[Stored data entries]
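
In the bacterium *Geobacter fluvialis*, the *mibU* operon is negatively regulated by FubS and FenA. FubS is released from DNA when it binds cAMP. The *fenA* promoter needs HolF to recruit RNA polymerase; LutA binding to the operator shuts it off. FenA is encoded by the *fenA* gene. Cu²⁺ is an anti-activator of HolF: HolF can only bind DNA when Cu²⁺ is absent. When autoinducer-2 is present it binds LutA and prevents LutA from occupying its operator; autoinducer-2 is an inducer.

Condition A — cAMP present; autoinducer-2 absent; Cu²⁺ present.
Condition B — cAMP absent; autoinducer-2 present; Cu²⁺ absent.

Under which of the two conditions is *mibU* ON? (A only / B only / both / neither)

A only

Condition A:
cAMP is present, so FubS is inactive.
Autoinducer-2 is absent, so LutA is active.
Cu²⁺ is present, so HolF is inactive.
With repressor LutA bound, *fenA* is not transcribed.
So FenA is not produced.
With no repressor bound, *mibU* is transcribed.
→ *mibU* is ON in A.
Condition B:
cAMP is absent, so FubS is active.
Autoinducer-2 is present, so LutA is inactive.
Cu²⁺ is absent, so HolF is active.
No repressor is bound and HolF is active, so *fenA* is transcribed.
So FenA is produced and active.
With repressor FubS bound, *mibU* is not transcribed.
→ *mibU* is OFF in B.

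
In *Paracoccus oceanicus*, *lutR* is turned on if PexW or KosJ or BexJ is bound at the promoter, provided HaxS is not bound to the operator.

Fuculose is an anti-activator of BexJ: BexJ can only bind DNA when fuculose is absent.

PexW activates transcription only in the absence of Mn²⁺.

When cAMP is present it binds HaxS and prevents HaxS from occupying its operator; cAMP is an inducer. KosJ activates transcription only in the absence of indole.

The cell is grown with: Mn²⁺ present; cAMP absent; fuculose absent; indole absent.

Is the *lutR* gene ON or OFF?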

The problem ▸ Please copy out each line of the data in which the word "indole" occurs.

Task solution ▸
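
When cAMP is present it binds HaxS and prevents HaxS from occupying its operator; cAMP is an inducer. KosJ activates transcription only in the absence of indole.
The cell is grown with: Mn²⁺ present; cAMP absent; fuculose absent; indole absent.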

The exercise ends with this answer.